Dataset entries:
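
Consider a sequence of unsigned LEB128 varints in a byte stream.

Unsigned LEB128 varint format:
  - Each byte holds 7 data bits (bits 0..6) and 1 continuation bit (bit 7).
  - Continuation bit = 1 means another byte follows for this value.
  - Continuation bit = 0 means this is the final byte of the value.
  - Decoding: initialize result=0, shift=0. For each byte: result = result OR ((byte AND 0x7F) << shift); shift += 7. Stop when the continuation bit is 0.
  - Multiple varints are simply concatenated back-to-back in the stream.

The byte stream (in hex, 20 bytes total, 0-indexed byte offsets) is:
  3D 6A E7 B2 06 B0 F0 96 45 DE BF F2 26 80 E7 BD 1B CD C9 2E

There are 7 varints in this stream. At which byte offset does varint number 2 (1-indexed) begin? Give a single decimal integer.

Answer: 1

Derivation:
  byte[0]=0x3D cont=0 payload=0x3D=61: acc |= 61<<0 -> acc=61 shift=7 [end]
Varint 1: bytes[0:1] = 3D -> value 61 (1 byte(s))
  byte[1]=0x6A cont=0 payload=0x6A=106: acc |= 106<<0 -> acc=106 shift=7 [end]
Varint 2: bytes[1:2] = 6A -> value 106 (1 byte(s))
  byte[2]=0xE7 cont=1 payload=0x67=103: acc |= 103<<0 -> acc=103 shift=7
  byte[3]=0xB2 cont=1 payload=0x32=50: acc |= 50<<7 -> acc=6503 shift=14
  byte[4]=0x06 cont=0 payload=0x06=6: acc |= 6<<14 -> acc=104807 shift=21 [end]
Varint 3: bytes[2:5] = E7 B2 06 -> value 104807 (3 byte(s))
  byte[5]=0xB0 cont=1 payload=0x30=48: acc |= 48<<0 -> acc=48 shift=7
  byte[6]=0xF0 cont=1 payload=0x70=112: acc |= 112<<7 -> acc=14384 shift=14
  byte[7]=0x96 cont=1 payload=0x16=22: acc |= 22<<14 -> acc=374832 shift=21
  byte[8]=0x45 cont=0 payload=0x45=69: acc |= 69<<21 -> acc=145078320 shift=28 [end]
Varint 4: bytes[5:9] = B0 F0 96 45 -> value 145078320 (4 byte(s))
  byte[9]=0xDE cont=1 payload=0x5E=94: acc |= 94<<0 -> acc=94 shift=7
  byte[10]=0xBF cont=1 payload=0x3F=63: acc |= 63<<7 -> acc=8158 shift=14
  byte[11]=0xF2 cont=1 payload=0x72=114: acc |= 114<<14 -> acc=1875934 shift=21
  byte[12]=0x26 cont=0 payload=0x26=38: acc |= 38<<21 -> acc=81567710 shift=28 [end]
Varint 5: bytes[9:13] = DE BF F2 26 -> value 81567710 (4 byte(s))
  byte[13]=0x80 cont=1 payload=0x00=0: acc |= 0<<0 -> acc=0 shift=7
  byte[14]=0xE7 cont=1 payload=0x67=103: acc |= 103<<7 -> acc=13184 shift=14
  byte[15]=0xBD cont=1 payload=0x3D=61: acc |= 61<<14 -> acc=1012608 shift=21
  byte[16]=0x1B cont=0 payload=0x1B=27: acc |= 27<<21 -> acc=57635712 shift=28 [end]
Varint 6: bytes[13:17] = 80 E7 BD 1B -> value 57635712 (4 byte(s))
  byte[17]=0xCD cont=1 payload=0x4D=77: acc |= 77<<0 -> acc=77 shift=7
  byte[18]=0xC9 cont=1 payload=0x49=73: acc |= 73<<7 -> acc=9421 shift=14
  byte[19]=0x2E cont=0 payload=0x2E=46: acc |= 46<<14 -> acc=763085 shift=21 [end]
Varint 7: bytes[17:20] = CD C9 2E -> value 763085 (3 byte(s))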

• [TASK TO CARRY OUT]
Output the data exactly, from the first line through the line that holds "- Continuation bit = 0", so that no later line appears.

• [SOLUTION FOR THIS PROBLEM]
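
Consider a sequence of unsigned LEB128 varints in a byte stream.

Unsigned LEB128 varint format:
  - Each byte holds 7 data bits (bits 0..6) and 1 continuation bit (bit 7).
  - Continuation bit = 1 means another byte follows for this value.
  - Continuation bit = 0 means this is the final byte of the value.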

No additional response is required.